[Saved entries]
┌────────

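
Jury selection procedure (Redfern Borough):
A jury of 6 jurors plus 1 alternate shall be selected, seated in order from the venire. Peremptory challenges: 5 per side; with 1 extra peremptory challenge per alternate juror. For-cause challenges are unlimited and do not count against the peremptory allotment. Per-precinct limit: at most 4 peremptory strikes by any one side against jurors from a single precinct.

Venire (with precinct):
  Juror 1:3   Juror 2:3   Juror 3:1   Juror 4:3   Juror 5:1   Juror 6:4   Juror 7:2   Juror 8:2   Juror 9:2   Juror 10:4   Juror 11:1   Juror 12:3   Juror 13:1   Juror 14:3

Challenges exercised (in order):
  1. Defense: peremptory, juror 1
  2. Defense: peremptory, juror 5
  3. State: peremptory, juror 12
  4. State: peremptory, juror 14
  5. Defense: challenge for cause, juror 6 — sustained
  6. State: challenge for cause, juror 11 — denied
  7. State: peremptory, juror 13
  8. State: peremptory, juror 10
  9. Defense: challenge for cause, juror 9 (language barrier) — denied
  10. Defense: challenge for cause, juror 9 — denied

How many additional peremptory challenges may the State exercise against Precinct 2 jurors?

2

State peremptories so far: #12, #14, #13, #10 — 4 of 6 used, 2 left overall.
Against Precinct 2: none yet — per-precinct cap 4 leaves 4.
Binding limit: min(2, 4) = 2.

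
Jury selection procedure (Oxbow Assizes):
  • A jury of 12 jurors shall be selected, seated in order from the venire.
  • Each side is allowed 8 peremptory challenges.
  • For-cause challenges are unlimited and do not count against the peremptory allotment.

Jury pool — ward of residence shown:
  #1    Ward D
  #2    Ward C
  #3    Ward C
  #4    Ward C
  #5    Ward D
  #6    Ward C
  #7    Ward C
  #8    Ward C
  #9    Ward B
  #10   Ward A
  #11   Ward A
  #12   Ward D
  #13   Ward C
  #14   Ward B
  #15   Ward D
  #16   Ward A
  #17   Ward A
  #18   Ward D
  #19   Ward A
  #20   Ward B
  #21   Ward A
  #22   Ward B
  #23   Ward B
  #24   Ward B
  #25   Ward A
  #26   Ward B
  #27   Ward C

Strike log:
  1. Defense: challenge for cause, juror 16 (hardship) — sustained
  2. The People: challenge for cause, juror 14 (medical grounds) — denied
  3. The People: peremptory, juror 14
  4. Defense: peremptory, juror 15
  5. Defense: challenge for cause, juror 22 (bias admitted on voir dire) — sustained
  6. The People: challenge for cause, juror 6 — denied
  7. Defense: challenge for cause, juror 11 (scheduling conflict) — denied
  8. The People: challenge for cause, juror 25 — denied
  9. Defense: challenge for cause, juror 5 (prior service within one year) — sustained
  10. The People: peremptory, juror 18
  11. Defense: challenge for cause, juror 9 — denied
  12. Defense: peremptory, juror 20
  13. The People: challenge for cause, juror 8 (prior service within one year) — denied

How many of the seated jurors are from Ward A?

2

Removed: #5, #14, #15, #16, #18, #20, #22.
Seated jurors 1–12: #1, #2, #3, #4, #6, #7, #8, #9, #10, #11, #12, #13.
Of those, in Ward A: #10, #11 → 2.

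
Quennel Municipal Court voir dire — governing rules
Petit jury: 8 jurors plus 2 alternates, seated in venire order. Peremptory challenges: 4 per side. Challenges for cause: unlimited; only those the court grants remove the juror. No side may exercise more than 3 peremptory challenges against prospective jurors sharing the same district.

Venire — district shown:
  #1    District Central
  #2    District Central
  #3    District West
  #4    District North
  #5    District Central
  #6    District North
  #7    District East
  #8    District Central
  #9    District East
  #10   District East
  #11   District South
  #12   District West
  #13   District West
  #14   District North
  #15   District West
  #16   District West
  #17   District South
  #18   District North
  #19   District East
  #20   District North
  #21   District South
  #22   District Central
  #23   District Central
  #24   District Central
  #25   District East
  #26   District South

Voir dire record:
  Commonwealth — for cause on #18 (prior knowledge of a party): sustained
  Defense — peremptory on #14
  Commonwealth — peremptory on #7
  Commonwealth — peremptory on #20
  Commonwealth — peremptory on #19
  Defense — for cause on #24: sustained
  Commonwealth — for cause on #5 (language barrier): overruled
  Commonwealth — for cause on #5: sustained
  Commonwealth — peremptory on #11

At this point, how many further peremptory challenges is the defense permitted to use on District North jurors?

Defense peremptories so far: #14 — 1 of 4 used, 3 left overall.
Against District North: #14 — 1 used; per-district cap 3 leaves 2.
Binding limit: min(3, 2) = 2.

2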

└────────
┌────────

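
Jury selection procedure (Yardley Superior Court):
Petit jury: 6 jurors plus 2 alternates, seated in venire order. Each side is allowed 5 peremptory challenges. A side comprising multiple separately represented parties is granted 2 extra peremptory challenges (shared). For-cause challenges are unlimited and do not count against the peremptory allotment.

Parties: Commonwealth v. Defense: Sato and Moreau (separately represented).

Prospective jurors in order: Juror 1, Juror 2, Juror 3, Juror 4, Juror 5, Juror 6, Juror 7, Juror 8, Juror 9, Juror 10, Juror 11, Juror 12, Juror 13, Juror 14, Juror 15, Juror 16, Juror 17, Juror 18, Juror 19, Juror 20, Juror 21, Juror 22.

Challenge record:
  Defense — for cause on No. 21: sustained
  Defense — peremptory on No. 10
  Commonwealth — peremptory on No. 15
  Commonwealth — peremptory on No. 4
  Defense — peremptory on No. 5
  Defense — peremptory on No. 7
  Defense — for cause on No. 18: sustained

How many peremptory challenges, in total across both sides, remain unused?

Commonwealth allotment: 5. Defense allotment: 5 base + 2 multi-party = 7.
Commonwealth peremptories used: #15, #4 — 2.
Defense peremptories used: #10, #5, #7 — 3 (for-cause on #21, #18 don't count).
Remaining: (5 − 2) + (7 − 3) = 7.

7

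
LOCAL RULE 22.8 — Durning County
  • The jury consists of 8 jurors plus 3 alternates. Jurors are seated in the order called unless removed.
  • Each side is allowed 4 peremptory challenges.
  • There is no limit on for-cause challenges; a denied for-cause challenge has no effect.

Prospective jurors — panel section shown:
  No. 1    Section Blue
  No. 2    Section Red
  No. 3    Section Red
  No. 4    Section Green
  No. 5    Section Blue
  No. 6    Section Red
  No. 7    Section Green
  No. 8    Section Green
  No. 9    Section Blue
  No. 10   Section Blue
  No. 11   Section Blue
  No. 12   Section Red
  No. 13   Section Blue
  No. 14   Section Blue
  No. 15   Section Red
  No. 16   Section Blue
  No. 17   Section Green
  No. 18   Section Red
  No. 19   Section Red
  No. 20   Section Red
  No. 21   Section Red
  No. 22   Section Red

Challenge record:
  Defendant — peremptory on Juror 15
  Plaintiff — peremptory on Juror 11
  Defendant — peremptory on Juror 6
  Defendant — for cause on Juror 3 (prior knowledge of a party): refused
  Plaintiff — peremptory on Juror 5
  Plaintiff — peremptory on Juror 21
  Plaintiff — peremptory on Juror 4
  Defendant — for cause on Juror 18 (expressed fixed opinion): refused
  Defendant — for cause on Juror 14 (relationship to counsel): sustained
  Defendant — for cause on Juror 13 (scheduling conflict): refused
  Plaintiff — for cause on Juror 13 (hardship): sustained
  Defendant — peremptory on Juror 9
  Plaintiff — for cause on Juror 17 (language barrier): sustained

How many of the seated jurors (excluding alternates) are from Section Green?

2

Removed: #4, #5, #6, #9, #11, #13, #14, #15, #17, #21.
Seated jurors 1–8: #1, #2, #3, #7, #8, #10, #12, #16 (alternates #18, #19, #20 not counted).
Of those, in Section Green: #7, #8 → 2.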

└────────
┌────────

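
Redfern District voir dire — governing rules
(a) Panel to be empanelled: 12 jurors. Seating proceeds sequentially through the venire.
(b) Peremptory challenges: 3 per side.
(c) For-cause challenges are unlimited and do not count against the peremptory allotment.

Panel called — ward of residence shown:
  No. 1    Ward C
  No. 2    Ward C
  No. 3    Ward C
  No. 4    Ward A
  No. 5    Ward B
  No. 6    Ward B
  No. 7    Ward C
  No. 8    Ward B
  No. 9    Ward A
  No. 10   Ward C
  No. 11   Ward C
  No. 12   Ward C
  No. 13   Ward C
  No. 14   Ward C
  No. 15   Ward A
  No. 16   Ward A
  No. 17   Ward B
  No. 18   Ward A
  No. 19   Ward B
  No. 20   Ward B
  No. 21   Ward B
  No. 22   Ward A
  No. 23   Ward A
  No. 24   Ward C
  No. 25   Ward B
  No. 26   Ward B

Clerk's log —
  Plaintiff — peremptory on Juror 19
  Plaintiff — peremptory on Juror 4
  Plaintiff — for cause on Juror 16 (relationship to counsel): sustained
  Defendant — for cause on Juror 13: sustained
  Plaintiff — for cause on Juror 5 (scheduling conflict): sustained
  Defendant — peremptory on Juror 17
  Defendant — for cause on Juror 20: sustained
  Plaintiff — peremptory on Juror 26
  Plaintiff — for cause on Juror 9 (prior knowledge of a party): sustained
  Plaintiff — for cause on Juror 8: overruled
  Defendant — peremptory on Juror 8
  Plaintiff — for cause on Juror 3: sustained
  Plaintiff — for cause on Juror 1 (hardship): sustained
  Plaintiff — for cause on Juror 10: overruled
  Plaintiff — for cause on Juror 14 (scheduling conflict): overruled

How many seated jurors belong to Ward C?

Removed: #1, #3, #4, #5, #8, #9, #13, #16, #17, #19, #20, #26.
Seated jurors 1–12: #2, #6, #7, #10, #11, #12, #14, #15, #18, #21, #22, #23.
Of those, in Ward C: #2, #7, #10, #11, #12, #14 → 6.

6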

└────────

• **Exercise objective**
Would you copy, unchanged, the stretch of the records above that begins at the line containing "Defendant — for cause on Juror 14" and ends at the line containing "Plaintiff — for cause on Juror 17", and only that?

• **Task answer**
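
  Defendant — for cause on Juror 14 (relationship to counsel): sustained
  Defendant — for cause on Juror 13 (scheduling conflict): refused
  Plaintiff — for cause on Juror 13 (hardship): sustained
  Defendant — peremptory on Juror 9
  Plaintiff — for cause on Juror 17 (language barrier): sustained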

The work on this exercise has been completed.